#### [What you need to do]
Which lines of the records below contain the string "trips"? Report each of them.

----

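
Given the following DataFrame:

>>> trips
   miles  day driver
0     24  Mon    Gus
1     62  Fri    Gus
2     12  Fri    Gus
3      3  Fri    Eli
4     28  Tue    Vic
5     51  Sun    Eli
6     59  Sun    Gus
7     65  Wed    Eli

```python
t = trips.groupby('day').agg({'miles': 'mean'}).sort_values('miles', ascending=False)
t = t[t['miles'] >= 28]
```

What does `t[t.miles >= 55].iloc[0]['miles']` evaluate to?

65.0

group by day, mean of miles:
         miles
day           
Fri  25.666667
Mon  24.000000
Sun  55.000000
Tue  28.000000
Wed  65.000000
sort by miles descending:
         miles
day           
Wed  65.000000
Sun  55.000000
Tue  28.000000
Fri  25.666667
Mon  24.000000
filter rows where miles >= 28:
     miles
day       
Wed   65.0
Sun   55.0
Tue   28.0
filter rows where miles >= 55:
     miles
day       
Wed   65.0
Sun   55.0
The value at position 0, column 'miles' is 65.0.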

----

#### [Answer to the exercise]
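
>>> trips
t = trips.groupby('day').agg({'miles': 'mean'}).sort_values('miles', ascending=False)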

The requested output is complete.